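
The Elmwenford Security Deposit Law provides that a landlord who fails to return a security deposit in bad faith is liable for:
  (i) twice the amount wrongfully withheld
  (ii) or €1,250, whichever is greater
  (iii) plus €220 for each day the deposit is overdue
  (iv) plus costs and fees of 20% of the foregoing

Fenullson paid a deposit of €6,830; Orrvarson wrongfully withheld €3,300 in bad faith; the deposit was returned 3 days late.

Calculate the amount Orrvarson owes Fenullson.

Doubled: 2 × €3,300 = €6,600
Minimum €1,250: €6,600 meets the minimum, no increase.
Late-return penalty: 3 × €220 = €660
Damages plus late penalty: €6,600 + €660 = €7,260
Costs and fees: 20% of €7,260 = €1,452
Total recovery: €7,260 + €1,452 = €8,712

€8,712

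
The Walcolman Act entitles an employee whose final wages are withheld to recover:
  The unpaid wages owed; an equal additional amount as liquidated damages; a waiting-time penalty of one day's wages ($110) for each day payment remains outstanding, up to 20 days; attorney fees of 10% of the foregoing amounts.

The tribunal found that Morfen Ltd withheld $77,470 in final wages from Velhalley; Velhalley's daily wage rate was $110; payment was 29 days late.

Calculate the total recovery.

Liquidated damages (equal amount): $77,470
Penalty days: min(29, 20) = 20
Waiting-time penalty: 20 × $110 = $2,200
Subtotal: $77,470 + $77,470 + $2,200 = $157,140
Attorney fees: 10% of $157,140 = $15,714
Total award: $157,140 + $15,714 = $172,854

$172,854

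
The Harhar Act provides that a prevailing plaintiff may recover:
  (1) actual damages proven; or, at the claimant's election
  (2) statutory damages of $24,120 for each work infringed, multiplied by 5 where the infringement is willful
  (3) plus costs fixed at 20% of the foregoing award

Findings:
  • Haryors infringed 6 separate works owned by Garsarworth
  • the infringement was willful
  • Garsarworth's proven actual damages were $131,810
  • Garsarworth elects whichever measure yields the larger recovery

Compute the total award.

$868,320

Statutory damages: 6 × $24,120 = $144,720
Multiplied by 5: 5 × $144,720 = $723,600
Greater of actual damages ($131,810) or enhanced statutory damages ($723,600): $723,600
Costs: 20% of $723,600 = $144,720
Award plus costs: $723,600 + $144,720 = $868,320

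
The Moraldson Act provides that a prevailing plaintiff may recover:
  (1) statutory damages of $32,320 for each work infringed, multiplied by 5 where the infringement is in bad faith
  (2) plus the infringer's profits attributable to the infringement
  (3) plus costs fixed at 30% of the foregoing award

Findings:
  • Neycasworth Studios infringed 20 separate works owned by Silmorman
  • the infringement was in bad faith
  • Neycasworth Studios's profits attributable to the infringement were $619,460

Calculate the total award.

Statutory damages: 20 × $32,320 = $646,400
Multiplied by 5: 5 × $646,400 = $3,232,000
Combined award: $3,232,000 + $619,460 = $3,851,460
Costs: 30% of $3,851,460 = $1,155,438
Award plus costs: $3,851,460 + $1,155,438 = $5,006,898

$5,006,898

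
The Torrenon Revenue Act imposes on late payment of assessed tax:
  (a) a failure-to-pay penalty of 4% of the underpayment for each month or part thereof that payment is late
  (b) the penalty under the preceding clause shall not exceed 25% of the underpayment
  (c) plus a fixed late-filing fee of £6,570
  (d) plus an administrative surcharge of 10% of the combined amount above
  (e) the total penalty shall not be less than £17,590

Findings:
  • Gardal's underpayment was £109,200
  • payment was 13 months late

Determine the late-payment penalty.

£37,257

Accrued rate: 4% × 13 = 52%, capped at 25% → 25%
Failure-to-pay penalty: 25% of £109,200 = £27,300
Penalty before surcharge: £27,300 + £6,570 = £33,870
Administrative surcharge: 10% of £33,870 = £3,387
Total penalty: £33,870 + £3,387 = £37,257
Minimum £17,590: £37,257 meets the minimum, no increase.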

## WHAT IS BEING ASKED
Here the job is to set down exactly the lines of the material above that fall between the one with "Compute the total award." and the one with "infringement were $619,460", inclusive, and nothing beyond them.

## WRITTEN ANSWER
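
Compute the total award.

$868,320

Statutory damages: 6 × $24,120 = $144,720
Multiplied by 5: 5 × $144,720 = $723,600
Greater of actual damages ($131,810) or enhanced statutory damages ($723,600): $723,600
Costs: 20% of $723,600 = $144,720
Award plus costs: $723,600 + $144,720 = $868,320

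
The Moraldson Act provides that a prevailing plaintiff may recover:
  (1) statutory damages of $32,320 for each work infringed, multiplied by 5 where the infringement is in bad faith
  (2) plus the infringer's profits attributable to the infringement
  (3) plus costs fixed at 30% of the foregoing award

Findings:
  • Neycasworth Studios infringed 20 separate works owned by Silmorman
  • the infringement was in bad faith
  • Neycasworth Studios's profits attributable to the infringement were $619,460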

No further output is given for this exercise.